- _Task description_: The lines to reproduce run from the one containing "The distribution of" through the final line of the entries; write them out exactly and add nothing.

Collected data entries
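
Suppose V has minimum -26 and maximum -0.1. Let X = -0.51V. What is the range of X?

Range(X) = 13.209

Range of V = -0.1 − (-26) = 25.9.
Range(X) = |a|·Range(V) = |-0.51|·25.9 = 13.209.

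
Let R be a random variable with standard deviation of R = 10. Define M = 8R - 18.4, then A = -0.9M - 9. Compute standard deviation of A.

standard deviation of M = |8|·10 = 80.
standard deviation of A = |-0.9|·80 = 72.

standard deviation of A = 72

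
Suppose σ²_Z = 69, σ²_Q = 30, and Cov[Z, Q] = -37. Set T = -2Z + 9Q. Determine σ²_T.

σ²_T = a²·σ²_Z + b²·σ²_Q + 2ab·Cov[Z, Q] with a = -2, b = 9.
= (-2)²·69 + 9²·30 + 2·(-2)·9·(-37)
= 276 + 2430 + 1332 = 4038.

σ²_T = 4038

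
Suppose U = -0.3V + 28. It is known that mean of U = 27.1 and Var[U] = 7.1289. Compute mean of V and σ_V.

mean of V = 3, σ_V = 8.9

From U = -0.3V + 28: mean of U = a·mean of V + b, so mean of V = (mean of U − b)/a = (27.1 − 28)/(-0.3) = 3.
σ_U = √7.1289 = 2.67.
σ_U = |a|·σ_V, so σ_V = 2.67/|-0.3| = 8.9.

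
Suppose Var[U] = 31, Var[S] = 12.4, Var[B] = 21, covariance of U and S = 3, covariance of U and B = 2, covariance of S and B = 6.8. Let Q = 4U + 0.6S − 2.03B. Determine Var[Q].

Var[Q] = 552.3581

Var[Q] = a²·Var[U] + b²·Var[S] + c²·Var[B] + 2ab·covariance of U and S + 2ac·covariance of U and B + 2bc·covariance of S and B, with a = 4, b = 0.6, c = -2.03.
= 496 + 4.464 + 86.5389 + 14.4 + (-32.48) + (-16.5648)
= 552.3581.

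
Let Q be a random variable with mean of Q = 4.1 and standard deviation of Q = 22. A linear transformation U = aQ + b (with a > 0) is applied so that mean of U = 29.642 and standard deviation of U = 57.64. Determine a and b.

standard deviation of U = a·standard deviation of Q (a > 0), so a = 57.64/22 = 2.62.
mean of U = a·mean of Q + b, so b = 29.642 − 2.62·4.1 = 18.9.

a = 2.62, b = 18.9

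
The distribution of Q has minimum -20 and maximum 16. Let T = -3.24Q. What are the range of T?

Range(T) = 116.64

Range of Q = 16 − (-20) = 36.
Range(T) = |a|·Range(Q) = |-3.24|·36 = 116.64.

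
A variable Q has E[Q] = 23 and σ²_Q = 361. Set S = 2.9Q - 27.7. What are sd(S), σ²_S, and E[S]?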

- _Output_:
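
The distribution of Q has minimum -20 and maximum 16. Let T = -3.24Q. What are the range of T?

Range(T) = 116.64

Range of Q = 16 − (-20) = 36.
Range(T) = |a|·Range(Q) = |-3.24|·36 = 116.64.

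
A variable Q has E[Q] = 23 and σ²_Q = 361. Set S = 2.9Q - 27.7. What are sd(S), σ²_S, and E[S]?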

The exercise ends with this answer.